**TASK OBJECTIVE:** Type out the entries below again, character for character.

**EXCERPTED DATA:**
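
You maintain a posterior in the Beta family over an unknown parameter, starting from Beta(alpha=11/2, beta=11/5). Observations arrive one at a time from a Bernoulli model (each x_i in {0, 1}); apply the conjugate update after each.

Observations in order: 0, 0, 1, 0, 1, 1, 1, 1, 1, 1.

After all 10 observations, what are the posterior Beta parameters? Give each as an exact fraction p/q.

obs 1: x=0 → posterior Beta(11/2, 16/5)
obs 2: x=0 → posterior Beta(11/2, 21/5)
obs 3: x=1 → posterior Beta(13/2, 21/5)
obs 4: x=0 → posterior Beta(13/2, 26/5)
obs 5: x=1 → posterior Beta(15/2, 26/5)
obs 6: x=1 → posterior Beta(17/2, 26/5)
obs 7: x=1 → posterior Beta(19/2, 26/5)
obs 8: x=1 → posterior Beta(21/2, 26/5)
obs 9: x=1 → posterior Beta(23/2, 26/5)
obs 10: x=1 → posterior Beta(25/2, 26/5)

alpha=25/2, beta=26/5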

**RESPONSE TO THIS TASK:**
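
You maintain a posterior in the Beta family over an unknown parameter, starting from Beta(alpha=11/2, beta=11/5). Observations arrive one at a time from a Bernoulli model (each x_i in {0, 1}); apply the conjugate update after each.

Observations in order: 0, 0, 1, 0, 1, 1, 1, 1, 1, 1.

After all 10 observations, what are the posterior Beta parameters? Give each as an exact fraction p/q.

obs 1: x=0 → posterior Beta(11/2, 16/5)
obs 2: x=0 → posterior Beta(11/2, 21/5)
obs 3: x=1 → posterior Beta(13/2, 21/5)
obs 4: x=0 → posterior Beta(13/2, 26/5)
obs 5: x=1 → posterior Beta(15/2, 26/5)
obs 6: x=1 → posterior Beta(17/2, 26/5)
obs 7: x=1 → posterior Beta(19/2, 26/5)
obs 8: x=1 → posterior Beta(21/2, 26/5)
obs 9: x=1 → posterior Beta(23/2, 26/5)
obs 10: x=1 → posterior Beta(25/2, 26/5)

alpha=25/2, beta=26/5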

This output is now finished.